* Exercise brief
Repeat every line of the material that follows, word for word.

* Source material
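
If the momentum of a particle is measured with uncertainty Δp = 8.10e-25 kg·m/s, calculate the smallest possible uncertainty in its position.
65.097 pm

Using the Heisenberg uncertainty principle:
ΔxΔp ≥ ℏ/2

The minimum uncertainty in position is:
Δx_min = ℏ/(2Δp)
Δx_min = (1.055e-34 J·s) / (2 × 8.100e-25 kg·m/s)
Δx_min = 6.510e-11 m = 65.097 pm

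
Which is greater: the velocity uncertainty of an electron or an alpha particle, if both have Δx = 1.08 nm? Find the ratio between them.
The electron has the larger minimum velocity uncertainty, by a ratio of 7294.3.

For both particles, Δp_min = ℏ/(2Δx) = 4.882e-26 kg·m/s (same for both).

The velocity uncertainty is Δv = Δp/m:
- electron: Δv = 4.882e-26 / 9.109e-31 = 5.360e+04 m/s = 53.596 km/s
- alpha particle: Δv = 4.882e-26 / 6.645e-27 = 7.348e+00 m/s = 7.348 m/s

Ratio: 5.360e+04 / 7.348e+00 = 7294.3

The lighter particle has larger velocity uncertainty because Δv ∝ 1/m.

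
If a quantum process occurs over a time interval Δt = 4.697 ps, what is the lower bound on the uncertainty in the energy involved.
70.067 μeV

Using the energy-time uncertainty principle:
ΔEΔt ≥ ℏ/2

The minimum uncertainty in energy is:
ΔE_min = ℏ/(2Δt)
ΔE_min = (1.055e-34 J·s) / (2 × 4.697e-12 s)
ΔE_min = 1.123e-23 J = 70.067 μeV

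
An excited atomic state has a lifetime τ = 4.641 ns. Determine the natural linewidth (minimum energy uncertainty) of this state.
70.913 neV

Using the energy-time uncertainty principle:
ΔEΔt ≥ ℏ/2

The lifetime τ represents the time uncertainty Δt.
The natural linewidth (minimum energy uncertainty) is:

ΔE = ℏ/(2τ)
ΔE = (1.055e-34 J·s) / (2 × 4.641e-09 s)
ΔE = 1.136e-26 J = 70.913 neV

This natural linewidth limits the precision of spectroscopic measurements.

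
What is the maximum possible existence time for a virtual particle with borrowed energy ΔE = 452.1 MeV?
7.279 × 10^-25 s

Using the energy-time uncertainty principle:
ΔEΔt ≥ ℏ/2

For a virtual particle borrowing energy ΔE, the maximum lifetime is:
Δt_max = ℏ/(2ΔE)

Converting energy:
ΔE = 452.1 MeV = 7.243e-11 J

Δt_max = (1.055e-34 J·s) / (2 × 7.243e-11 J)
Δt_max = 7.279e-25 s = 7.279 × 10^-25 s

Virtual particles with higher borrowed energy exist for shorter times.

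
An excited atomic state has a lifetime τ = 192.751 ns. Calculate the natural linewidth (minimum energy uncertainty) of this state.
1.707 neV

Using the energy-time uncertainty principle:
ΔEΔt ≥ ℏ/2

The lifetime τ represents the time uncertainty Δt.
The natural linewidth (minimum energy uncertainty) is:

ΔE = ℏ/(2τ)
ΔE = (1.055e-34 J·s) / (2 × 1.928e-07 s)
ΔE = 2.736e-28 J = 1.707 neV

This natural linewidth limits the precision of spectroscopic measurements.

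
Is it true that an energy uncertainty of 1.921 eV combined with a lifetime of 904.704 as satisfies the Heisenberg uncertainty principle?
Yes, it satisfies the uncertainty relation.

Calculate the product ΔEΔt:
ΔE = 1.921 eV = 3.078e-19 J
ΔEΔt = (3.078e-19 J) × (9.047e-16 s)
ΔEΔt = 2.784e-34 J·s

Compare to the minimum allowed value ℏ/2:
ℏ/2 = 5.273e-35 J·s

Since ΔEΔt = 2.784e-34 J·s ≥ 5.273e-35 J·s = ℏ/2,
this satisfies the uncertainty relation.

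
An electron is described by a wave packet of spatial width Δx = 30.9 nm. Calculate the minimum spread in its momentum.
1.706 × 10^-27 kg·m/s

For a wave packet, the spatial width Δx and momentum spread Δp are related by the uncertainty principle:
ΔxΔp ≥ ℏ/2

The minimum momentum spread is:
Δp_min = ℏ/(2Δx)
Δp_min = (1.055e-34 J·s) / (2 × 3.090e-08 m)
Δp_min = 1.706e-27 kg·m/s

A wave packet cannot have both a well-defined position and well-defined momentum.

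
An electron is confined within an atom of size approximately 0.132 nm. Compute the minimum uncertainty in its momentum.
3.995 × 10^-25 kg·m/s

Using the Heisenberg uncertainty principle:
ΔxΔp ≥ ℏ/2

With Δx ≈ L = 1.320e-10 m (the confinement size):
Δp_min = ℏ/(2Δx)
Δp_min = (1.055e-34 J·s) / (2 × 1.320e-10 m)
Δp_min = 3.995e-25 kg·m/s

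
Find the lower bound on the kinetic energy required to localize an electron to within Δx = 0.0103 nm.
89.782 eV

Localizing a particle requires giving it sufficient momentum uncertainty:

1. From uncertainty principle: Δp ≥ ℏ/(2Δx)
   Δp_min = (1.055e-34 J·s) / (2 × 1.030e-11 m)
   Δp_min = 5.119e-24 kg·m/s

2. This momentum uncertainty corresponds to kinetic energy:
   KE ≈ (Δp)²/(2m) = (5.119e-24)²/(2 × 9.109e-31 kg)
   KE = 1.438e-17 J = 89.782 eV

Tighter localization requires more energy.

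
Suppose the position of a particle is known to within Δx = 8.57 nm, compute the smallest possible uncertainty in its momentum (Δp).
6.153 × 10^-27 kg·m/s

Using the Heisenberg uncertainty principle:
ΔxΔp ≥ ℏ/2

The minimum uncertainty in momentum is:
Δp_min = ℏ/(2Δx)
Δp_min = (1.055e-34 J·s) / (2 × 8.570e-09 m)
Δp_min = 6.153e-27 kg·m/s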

* Output of the task
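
If the momentum of a particle is measured with uncertainty Δp = 8.10e-25 kg·m/s, calculate the smallest possible uncertainty in its position.
65.097 pm

Using the Heisenberg uncertainty principle:
ΔxΔp ≥ ℏ/2

The minimum uncertainty in position is:
Δx_min = ℏ/(2Δp)
Δx_min = (1.055e-34 J·s) / (2 × 8.100e-25 kg·m/s)
Δx_min = 6.510e-11 m = 65.097 pm

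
Which is greater: the velocity uncertainty of an electron or an alpha particle, if both have Δx = 1.08 nm? Find the ratio between them.
The electron has the larger minimum velocity uncertainty, by a ratio of 7294.3.

For both particles, Δp_min = ℏ/(2Δx) = 4.882e-26 kg·m/s (same for both).

The velocity uncertainty is Δv = Δp/m:
- electron: Δv = 4.882e-26 / 9.109e-31 = 5.360e+04 m/s = 53.596 km/s
- alpha particle: Δv = 4.882e-26 / 6.645e-27 = 7.348e+00 m/s = 7.348 m/s

Ratio: 5.360e+04 / 7.348e+00 = 7294.3

The lighter particle has larger velocity uncertainty because Δv ∝ 1/m.

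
If a quantum process occurs over a time interval Δt = 4.697 ps, what is the lower bound on the uncertainty in the energy involved.
70.067 μeV

Using the energy-time uncertainty principle:
ΔEΔt ≥ ℏ/2

The minimum uncertainty in energy is:
ΔE_min = ℏ/(2Δt)
ΔE_min = (1.055e-34 J·s) / (2 × 4.697e-12 s)
ΔE_min = 1.123e-23 J = 70.067 μeV

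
An excited atomic state has a lifetime τ = 4.641 ns. Determine the natural linewidth (minimum energy uncertainty) of this state.
70.913 neV

Using the energy-time uncertainty principle:
ΔEΔt ≥ ℏ/2

The lifetime τ represents the time uncertainty Δt.
The natural linewidth (minimum energy uncertainty) is:

ΔE = ℏ/(2τ)
ΔE = (1.055e-34 J·s) / (2 × 4.641e-09 s)
ΔE = 1.136e-26 J = 70.913 neV

This natural linewidth limits the precision of spectroscopic measurements.

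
What is the maximum possible existence time for a virtual particle with borrowed energy ΔE = 452.1 MeV?
7.279 × 10^-25 s

Using the energy-time uncertainty principle:
ΔEΔt ≥ ℏ/2

For a virtual particle borrowing energy ΔE, the maximum lifetime is:
Δt_max = ℏ/(2ΔE)

Converting energy:
ΔE = 452.1 MeV = 7.243e-11 J

Δt_max = (1.055e-34 J·s) / (2 × 7.243e-11 J)
Δt_max = 7.279e-25 s = 7.279 × 10^-25 s

Virtual particles with higher borrowed energy exist for shorter times.

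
An excited atomic state has a lifetime τ = 192.751 ns. Calculate the natural linewidth (minimum energy uncertainty) of this state.
1.707 neV

Using the energy-time uncertainty principle:
ΔEΔt ≥ ℏ/2

The lifetime τ represents the time uncertainty Δt.
The natural linewidth (minimum energy uncertainty) is:

ΔE = ℏ/(2τ)
ΔE = (1.055e-34 J·s) / (2 × 1.928e-07 s)
ΔE = 2.736e-28 J = 1.707 neV

This natural linewidth limits the precision of spectroscopic measurements.

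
Is it true that an energy uncertainty of 1.921 eV combined with a lifetime of 904.704 as satisfies the Heisenberg uncertainty principle?
Yes, it satisfies the uncertainty relation.

Calculate the product ΔEΔt:
ΔE = 1.921 eV = 3.078e-19 J
ΔEΔt = (3.078e-19 J) × (9.047e-16 s)
ΔEΔt = 2.784e-34 J·s

Compare to the minimum allowed value ℏ/2:
ℏ/2 = 5.273e-35 J·s

Since ΔEΔt = 2.784e-34 J·s ≥ 5.273e-35 J·s = ℏ/2,
this satisfies the uncertainty relation.

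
An electron is described by a wave packet of spatial width Δx = 30.9 nm. Calculate the minimum spread in its momentum.
1.706 × 10^-27 kg·m/s

For a wave packet, the spatial width Δx and momentum spread Δp are related by the uncertainty principle:
ΔxΔp ≥ ℏ/2

The minimum momentum spread is:
Δp_min = ℏ/(2Δx)
Δp_min = (1.055e-34 J·s) / (2 × 3.090e-08 m)
Δp_min = 1.706e-27 kg·m/s

A wave packet cannot have both a well-defined position and well-defined momentum.

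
An electron is confined within an atom of size approximately 0.132 nm. Compute the minimum uncertainty in its momentum.
3.995 × 10^-25 kg·m/s

Using the Heisenberg uncertainty principle:
ΔxΔp ≥ ℏ/2

With Δx ≈ L = 1.320e-10 m (the confinement size):
Δp_min = ℏ/(2Δx)
Δp_min = (1.055e-34 J·s) / (2 × 1.320e-10 m)
Δp_min = 3.995e-25 kg·m/s

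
Find the lower bound on the kinetic energy required to localize an electron to within Δx = 0.0103 nm.
89.782 eV

Localizing a particle requires giving it sufficient momentum uncertainty:

1. From uncertainty principle: Δp ≥ ℏ/(2Δx)
   Δp_min = (1.055e-34 J·s) / (2 × 1.030e-11 m)
   Δp_min = 5.119e-24 kg·m/s

2. This momentum uncertainty corresponds to kinetic energy:
   KE ≈ (Δp)²/(2m) = (5.119e-24)²/(2 × 9.109e-31 kg)
   KE = 1.438e-17 J = 89.782 eV

Tighter localization requires more energy.

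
Suppose the position of a particle is known to within Δx = 8.57 nm, compute the smallest possible uncertainty in its momentum (Δp).
6.153 × 10^-27 kg·m/s

Using the Heisenberg uncertainty principle:
ΔxΔp ≥ ℏ/2

The minimum uncertainty in momentum is:
Δp_min = ℏ/(2Δx)
Δp_min = (1.055e-34 J·s) / (2 × 8.570e-09 m)
Δp_min = 6.153e-27 kg·m/s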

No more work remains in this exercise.